- **INFORMATION SUPPLIED**:
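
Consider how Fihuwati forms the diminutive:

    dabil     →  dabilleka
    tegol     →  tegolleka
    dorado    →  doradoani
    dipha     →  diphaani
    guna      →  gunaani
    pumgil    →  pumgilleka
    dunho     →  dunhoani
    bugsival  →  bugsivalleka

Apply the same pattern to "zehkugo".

"zehkugo" ends in -o. The stems ending in -o (dunho → dunhoani, dorado → doradoani) add -ani.
So zehkugo → zehkugoani.

zehkugoani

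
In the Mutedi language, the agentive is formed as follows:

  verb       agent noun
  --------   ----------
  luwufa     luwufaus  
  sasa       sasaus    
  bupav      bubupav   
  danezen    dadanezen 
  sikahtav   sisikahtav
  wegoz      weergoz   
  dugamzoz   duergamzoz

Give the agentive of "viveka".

luwufa and bupav both have last vowel 'a' yet inflect differently (luwufaus, bubupav), so the last vowel is not what conditions the rule; the final letter is.
"viveka" ends in -a. The stems ending in -a (luwufa → luwufaus, sasa → sasaus) add -us.
The other patterns: stems ending in -n or -v repeat the first consonant+vowel as a prefix; stems ending in -z insert -er- after the first vowel.
So viveka → vivekaus.

vivekaus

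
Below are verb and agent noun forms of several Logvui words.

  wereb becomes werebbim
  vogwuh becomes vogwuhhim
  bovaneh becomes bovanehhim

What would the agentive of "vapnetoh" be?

Every pair shown (wereb → werebbim, vogwuh → vogwuhhim, bovaneh → bovanehhim) follows the same rule: double the final consonant and add -im.
So vapnetoh → vapnetohhim.

vapnetohhim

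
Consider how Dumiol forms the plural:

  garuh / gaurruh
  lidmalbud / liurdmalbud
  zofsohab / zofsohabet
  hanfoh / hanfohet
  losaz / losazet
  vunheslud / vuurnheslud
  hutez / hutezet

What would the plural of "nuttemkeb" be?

garuh and hanfoh both end in -h yet inflect differently (gaurruh, hanfohet), so the final letter is not what conditions the rule; the last vowel is.
"nuttemkeb" has last vowel 'e'. The one such stem in the data (hutez → hutezet) adds -et, so the same rule applies.
So nuttemkeb → nuttemkebet.

nuttemkebet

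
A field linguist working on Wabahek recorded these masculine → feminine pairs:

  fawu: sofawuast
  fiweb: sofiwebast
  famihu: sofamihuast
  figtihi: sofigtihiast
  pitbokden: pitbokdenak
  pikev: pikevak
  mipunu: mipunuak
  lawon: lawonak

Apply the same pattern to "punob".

punobak

fawu and mipunu both end in -u yet inflect differently (sofawuast, mipunuak), so the final letter is not what conditions the rule; the first letter is.
"punob" begins with p-. The stems beginning with p- (pitbokden → pitbokdenak, pikev → pikevak) add -ak.
The other pattern: stems beginning with f- add so- … -ast around the stem.
So punob → punobak.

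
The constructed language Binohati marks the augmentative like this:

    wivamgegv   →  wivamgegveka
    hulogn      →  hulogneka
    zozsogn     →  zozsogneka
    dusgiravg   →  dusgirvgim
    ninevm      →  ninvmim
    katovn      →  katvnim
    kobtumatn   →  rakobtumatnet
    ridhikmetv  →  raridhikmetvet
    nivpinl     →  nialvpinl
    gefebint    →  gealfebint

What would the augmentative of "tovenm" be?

"tovenm" has second-to-last letter 'n'. The stems whose second-to-last letter is 'n' (nivpinl → nialvpinl, gefebint → gealfebint) insert -al- after the first vowel.
The other patterns: stems whose second-to-last letter is 'g' add -eka; stems whose second-to-last letter is 'v' delete the last vowel and add -im; stems whose second-to-last letter is 't' add ra- … -et around the stem.
So tovenm → toalvenm.

toalvenm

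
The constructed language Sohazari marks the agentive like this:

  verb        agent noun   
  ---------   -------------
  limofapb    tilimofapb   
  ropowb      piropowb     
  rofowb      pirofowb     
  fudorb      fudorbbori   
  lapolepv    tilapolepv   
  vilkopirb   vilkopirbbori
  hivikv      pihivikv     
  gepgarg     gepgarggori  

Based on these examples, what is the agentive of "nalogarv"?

nalogarvvori

"nalogarv" has second-to-last letter 'r'. The stems whose second-to-last letter is 'r' (fudorb → fudorbbori, vilkopirb → vilkopirbbori, gepgarg → gepgarggori) double the final consonant and add -ori.
The other patterns: stems whose second-to-last letter is 'p' add the prefix ti-; stems whose second-to-last letter is 'k' or 'w' add the prefix pi-.
So nalogarv → nalogarvvori.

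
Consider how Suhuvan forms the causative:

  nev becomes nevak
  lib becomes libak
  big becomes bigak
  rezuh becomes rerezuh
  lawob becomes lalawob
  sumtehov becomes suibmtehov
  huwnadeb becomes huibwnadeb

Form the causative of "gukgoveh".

guibkgoveh

lib and lawob both end in -b yet inflect differently (libak, lalawob), so the final letter is not what conditions the rule; the number of vowels is.
"gukgoveh" has 3 vowels. The stems with 3 vowels (sumtehov → suibmtehov, huwnadeb → huibwnadeb) insert -ib- after the first vowel.
The other patterns: stems with 1 vowel add -ak; stems with 2 vowels repeat the first consonant+vowel as a prefix.
So gukgoveh → guibkgoveh.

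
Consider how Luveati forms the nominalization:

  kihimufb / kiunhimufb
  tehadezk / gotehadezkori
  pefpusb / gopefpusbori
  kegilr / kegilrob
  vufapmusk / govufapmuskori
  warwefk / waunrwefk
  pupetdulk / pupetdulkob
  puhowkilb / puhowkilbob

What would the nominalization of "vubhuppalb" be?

vubhuppalbob

warwefk and pupetdulk both end in -k yet inflect differently (waunrwefk, pupetdulkob), so the final letter is not what conditions the rule; the second-to-last letter is.
"vubhuppalb" has second-to-last letter 'l'. The stems whose second-to-last letter is 'l' (pupetdulk → pupetdulkob, puhowkilb → puhowkilbob, kegilr → kegilrob) add -ob.
The other patterns: stems whose second-to-last letter is 'f' insert -un- after the first vowel; stems whose second-to-last letter is 's' or 'z' add go- … -ori around the stem.
So vubhuppalb → vubhuppalbob.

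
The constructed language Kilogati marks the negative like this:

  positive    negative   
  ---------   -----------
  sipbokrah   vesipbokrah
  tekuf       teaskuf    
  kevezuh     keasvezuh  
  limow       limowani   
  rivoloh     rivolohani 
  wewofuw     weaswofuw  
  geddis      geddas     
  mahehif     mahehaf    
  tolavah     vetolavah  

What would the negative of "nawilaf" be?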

- **ASSIGNMENT**:
Look through the entries and find each line that has the string "negative". Copy those lines.

- **WRITTEN ANSWER**:
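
The constructed language Kilogati marks the negative like this:
  positive    negative   
What would the negative of "nawilaf" be?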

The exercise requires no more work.